Start of Working data

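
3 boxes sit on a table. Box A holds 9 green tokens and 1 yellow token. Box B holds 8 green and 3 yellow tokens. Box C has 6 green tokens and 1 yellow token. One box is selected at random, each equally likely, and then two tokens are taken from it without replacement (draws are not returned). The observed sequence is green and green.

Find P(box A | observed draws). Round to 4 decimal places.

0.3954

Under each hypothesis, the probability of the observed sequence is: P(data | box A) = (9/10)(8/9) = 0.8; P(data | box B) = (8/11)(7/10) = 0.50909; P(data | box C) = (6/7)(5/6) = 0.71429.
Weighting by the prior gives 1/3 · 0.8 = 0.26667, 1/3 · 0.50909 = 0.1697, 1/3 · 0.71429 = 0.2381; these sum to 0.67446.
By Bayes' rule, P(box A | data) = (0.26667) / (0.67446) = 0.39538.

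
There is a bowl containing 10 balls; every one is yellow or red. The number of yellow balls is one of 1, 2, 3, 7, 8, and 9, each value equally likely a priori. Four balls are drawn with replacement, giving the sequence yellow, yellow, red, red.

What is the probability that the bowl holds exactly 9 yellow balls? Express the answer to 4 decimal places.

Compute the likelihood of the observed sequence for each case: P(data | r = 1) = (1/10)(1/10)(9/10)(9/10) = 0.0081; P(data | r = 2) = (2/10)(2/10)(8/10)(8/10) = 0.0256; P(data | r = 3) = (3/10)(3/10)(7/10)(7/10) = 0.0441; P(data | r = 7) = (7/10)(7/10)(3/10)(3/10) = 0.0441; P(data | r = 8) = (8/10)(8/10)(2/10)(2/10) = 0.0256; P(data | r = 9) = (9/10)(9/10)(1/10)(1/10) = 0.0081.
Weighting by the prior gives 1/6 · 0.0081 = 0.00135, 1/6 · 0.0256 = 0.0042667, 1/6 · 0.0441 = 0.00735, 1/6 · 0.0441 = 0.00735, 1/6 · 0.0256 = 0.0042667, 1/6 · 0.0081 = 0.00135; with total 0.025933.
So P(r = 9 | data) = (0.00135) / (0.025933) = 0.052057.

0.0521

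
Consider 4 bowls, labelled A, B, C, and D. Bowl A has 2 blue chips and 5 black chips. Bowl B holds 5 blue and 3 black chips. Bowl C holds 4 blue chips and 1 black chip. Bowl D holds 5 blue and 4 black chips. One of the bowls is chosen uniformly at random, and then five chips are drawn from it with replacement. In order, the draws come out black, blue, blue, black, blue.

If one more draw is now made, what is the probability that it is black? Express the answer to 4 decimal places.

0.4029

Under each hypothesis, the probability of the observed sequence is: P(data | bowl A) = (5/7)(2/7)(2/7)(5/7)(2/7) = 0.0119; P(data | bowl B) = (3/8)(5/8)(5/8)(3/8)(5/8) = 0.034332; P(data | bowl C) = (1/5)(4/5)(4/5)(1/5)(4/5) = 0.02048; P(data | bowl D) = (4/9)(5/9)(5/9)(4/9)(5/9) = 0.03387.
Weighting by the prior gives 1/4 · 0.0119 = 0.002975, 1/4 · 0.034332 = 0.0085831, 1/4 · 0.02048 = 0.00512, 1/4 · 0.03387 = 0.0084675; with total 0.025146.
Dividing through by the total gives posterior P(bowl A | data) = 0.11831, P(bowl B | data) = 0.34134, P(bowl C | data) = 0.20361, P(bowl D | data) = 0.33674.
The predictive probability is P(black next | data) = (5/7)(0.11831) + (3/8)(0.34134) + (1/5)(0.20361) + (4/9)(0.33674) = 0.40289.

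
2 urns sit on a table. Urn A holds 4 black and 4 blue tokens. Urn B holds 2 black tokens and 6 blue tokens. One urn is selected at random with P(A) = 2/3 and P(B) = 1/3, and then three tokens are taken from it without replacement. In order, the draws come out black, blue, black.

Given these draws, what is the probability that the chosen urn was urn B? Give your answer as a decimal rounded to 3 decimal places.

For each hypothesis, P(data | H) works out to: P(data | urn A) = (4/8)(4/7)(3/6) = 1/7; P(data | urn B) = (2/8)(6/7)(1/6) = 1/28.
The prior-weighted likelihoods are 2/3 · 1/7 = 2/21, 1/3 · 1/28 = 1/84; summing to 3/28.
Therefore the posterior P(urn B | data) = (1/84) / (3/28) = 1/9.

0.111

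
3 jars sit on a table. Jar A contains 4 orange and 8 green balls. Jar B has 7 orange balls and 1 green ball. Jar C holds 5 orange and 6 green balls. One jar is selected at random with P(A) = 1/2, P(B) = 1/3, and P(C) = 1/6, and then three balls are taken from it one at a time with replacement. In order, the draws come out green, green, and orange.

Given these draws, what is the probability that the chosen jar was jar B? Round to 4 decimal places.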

End of Working data

Requirement:
What is needed is a full, exact copy of the records.

Written answer:
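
3 boxes sit on a table. Box A holds 9 green tokens and 1 yellow token. Box B holds 8 green and 3 yellow tokens. Box C has 6 green tokens and 1 yellow token. One box is selected at random, each equally likely, and then two tokens are taken from it without replacement (draws are not returned). The observed sequence is green and green.

Find P(box A | observed draws). Round to 4 decimal places.

0.3954

Under each hypothesis, the probability of the observed sequence is: P(data | box A) = (9/10)(8/9) = 0.8; P(data | box B) = (8/11)(7/10) = 0.50909; P(data | box C) = (6/7)(5/6) = 0.71429.
Weighting by the prior gives 1/3 · 0.8 = 0.26667, 1/3 · 0.50909 = 0.1697, 1/3 · 0.71429 = 0.2381; these sum to 0.67446.
By Bayes' rule, P(box A | data) = (0.26667) / (0.67446) = 0.39538.

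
There is a bowl containing 10 balls; every one is yellow or red. The number of yellow balls is one of 1, 2, 3, 7, 8, and 9, each value equally likely a priori. Four balls are drawn with replacement, giving the sequence yellow, yellow, red, red.

What is the probability that the bowl holds exactly 9 yellow balls? Express the answer to 4 decimal places.

Compute the likelihood of the observed sequence for each case: P(data | r = 1) = (1/10)(1/10)(9/10)(9/10) = 0.0081; P(data | r = 2) = (2/10)(2/10)(8/10)(8/10) = 0.0256; P(data | r = 3) = (3/10)(3/10)(7/10)(7/10) = 0.0441; P(data | r = 7) = (7/10)(7/10)(3/10)(3/10) = 0.0441; P(data | r = 8) = (8/10)(8/10)(2/10)(2/10) = 0.0256; P(data | r = 9) = (9/10)(9/10)(1/10)(1/10) = 0.0081.
Weighting by the prior gives 1/6 · 0.0081 = 0.00135, 1/6 · 0.0256 = 0.0042667, 1/6 · 0.0441 = 0.00735, 1/6 · 0.0441 = 0.00735, 1/6 · 0.0256 = 0.0042667, 1/6 · 0.0081 = 0.00135; with total 0.025933.
So P(r = 9 | data) = (0.00135) / (0.025933) = 0.052057.

0.0521

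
Consider 4 bowls, labelled A, B, C, and D. Bowl A has 2 blue chips and 5 black chips. Bowl B holds 5 blue and 3 black chips. Bowl C holds 4 blue chips and 1 black chip. Bowl D holds 5 blue and 4 black chips. One of the bowls is chosen uniformly at random, and then five chips are drawn from it with replacement. In order, the draws come out black, blue, blue, black, blue.

If one more draw is now made, what is the probability that it is black? Express the answer to 4 decimal places.

0.4029

Under each hypothesis, the probability of the observed sequence is: P(data | bowl A) = (5/7)(2/7)(2/7)(5/7)(2/7) = 0.0119; P(data | bowl B) = (3/8)(5/8)(5/8)(3/8)(5/8) = 0.034332; P(data | bowl C) = (1/5)(4/5)(4/5)(1/5)(4/5) = 0.02048; P(data | bowl D) = (4/9)(5/9)(5/9)(4/9)(5/9) = 0.03387.
Weighting by the prior gives 1/4 · 0.0119 = 0.002975, 1/4 · 0.034332 = 0.0085831, 1/4 · 0.02048 = 0.00512, 1/4 · 0.03387 = 0.0084675; with total 0.025146.
Dividing through by the total gives posterior P(bowl A | data) = 0.11831, P(bowl B | data) = 0.34134, P(bowl C | data) = 0.20361, P(bowl D | data) = 0.33674.
The predictive probability is P(black next | data) = (5/7)(0.11831) + (3/8)(0.34134) + (1/5)(0.20361) + (4/9)(0.33674) = 0.40289.

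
2 urns sit on a table. Urn A holds 4 black and 4 blue tokens. Urn B holds 2 black tokens and 6 blue tokens. One urn is selected at random with P(A) = 2/3 and P(B) = 1/3, and then three tokens are taken from it without replacement. In order, the draws come out black, blue, black.

Given these draws, what is the probability that the chosen urn was urn B? Give your answer as a decimal rounded to 3 decimal places.

For each hypothesis, P(data | H) works out to: P(data | urn A) = (4/8)(4/7)(3/6) = 1/7; P(data | urn B) = (2/8)(6/7)(1/6) = 1/28.
The prior-weighted likelihoods are 2/3 · 1/7 = 2/21, 1/3 · 1/28 = 1/84; summing to 3/28.
Therefore the posterior P(urn B | data) = (1/84) / (3/28) = 1/9.

0.111

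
3 jars sit on a table. Jar A contains 4 orange and 8 green balls. Jar B has 7 orange balls and 1 green ball. Jar C holds 5 orange and 6 green balls. One jar is selected at random with P(A) = 1/2, P(B) = 1/3, and P(C) = 1/6, and then three balls are taken from it one at a time with replacement. In order, the draws come out green, green, and orange.

Given these draws, what is the probability that the chosen jar was jar B? Round to 4 decimal places.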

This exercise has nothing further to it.